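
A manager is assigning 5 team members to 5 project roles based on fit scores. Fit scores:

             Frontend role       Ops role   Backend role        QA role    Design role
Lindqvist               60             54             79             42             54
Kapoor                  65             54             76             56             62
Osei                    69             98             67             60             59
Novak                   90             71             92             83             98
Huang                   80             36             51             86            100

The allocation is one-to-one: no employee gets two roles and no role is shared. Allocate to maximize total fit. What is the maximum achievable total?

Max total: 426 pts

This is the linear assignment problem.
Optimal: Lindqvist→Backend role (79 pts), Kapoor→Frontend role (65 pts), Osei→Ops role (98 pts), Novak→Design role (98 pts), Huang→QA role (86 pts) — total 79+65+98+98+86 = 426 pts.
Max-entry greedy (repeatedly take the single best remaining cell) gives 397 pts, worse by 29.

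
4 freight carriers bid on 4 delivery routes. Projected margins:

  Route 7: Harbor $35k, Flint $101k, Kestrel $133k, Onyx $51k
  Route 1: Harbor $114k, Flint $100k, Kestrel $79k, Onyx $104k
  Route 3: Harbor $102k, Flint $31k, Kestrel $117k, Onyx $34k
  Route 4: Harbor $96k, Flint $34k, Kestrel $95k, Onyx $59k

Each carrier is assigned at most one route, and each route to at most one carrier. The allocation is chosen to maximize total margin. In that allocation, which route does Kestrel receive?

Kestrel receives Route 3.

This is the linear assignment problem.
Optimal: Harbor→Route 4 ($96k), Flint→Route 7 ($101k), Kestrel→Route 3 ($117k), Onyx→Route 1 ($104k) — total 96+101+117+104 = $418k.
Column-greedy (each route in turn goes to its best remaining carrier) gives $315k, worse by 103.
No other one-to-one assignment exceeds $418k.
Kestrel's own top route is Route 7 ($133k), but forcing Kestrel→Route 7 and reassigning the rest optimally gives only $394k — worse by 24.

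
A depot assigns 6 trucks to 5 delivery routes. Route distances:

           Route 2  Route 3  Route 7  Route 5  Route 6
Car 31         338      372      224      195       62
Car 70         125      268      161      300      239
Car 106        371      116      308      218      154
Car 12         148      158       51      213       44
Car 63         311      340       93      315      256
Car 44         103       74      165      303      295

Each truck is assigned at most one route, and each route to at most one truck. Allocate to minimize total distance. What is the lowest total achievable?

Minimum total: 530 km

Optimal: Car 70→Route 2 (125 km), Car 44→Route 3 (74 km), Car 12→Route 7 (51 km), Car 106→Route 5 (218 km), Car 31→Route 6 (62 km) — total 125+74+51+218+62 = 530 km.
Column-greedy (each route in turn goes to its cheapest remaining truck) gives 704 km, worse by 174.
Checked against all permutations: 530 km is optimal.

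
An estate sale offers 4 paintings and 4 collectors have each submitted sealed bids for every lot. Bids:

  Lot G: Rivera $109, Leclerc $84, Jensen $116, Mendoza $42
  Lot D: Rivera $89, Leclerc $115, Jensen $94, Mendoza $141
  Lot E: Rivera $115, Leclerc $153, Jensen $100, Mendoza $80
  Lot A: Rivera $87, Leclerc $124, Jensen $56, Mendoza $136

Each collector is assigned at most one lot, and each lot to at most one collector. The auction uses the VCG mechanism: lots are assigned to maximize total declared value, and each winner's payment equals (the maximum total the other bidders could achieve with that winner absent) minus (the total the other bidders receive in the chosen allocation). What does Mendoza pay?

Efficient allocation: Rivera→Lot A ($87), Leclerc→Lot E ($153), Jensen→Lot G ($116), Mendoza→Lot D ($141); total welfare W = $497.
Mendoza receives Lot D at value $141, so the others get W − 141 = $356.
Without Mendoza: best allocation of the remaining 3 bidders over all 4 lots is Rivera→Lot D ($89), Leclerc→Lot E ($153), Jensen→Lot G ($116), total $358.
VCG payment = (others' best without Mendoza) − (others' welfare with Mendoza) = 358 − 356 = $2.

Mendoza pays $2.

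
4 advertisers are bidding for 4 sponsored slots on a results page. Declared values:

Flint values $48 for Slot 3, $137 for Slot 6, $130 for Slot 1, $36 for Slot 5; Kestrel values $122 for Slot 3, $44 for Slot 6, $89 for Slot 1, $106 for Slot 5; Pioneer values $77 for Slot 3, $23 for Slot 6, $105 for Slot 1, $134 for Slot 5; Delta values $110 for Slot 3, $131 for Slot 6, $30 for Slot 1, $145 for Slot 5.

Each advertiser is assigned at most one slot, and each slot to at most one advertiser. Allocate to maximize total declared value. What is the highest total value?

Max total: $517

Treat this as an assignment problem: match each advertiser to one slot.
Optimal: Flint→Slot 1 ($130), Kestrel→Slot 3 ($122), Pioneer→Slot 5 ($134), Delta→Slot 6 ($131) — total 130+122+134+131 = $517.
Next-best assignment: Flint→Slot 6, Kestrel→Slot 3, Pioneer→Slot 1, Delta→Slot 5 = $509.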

* * *

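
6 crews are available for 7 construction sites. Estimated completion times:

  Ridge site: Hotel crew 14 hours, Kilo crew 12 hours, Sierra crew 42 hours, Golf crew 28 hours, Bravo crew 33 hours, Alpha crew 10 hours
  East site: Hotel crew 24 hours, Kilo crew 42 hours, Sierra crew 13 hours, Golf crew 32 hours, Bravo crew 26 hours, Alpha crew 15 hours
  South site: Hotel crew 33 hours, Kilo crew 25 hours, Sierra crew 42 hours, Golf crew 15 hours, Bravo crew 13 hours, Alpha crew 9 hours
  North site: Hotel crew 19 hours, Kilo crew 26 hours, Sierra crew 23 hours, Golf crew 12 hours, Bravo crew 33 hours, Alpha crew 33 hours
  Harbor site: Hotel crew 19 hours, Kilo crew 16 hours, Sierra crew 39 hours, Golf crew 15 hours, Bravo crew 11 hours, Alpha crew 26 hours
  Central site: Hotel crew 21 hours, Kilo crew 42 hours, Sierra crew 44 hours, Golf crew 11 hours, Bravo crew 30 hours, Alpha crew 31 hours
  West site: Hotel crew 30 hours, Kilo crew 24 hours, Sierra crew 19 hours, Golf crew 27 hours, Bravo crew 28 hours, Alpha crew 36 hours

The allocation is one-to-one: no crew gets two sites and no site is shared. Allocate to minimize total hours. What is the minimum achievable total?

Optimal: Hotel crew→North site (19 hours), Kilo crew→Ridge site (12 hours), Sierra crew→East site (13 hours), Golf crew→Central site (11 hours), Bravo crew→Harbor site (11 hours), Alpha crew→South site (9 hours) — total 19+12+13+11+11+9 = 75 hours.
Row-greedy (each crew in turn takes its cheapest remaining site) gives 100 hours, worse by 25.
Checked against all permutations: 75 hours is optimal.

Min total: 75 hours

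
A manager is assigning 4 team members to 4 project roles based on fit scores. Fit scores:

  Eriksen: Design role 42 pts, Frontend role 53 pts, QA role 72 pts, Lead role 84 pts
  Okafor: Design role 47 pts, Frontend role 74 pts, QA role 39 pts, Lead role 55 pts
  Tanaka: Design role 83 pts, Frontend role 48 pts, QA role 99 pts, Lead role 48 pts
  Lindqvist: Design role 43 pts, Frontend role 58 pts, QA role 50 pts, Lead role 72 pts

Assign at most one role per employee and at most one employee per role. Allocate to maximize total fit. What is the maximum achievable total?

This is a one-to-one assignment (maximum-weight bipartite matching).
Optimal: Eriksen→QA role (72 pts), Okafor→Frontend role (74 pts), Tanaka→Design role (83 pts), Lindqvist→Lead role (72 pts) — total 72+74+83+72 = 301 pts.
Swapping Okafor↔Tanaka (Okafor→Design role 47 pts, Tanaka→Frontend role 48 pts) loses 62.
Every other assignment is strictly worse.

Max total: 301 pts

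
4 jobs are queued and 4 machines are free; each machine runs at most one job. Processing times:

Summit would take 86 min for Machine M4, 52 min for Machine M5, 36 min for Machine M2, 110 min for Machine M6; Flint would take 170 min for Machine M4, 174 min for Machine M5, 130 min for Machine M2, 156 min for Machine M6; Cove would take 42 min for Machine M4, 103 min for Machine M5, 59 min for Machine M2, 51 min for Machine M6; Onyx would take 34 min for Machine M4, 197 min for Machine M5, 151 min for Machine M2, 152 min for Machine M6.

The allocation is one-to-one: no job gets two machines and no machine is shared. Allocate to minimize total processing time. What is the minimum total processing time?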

• **Aim of the exercise**: Reproduce exactly the lines of the records above from the one with "4 jobs are queued" to the one with "The allocation is one-to-one: no job", both included, and leave out everything else.

• **Solution below**:
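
4 jobs are queued and 4 machines are free; each machine runs at most one job. Processing times:

Summit would take 86 min for Machine M4, 52 min for Machine M5, 36 min for Machine M2, 110 min for Machine M6; Flint would take 170 min for Machine M4, 174 min for Machine M5, 130 min for Machine M2, 156 min for Machine M6; Cove would take 42 min for Machine M4, 103 min for Machine M5, 59 min for Machine M2, 51 min for Machine M6; Onyx would take 34 min for Machine M4, 197 min for Machine M5, 151 min for Machine M2, 152 min for Machine M6.

The allocation is one-to-one: no job gets two machines and no machine is shared. Allocate to minimize total processing time. What is the minimum total processing time?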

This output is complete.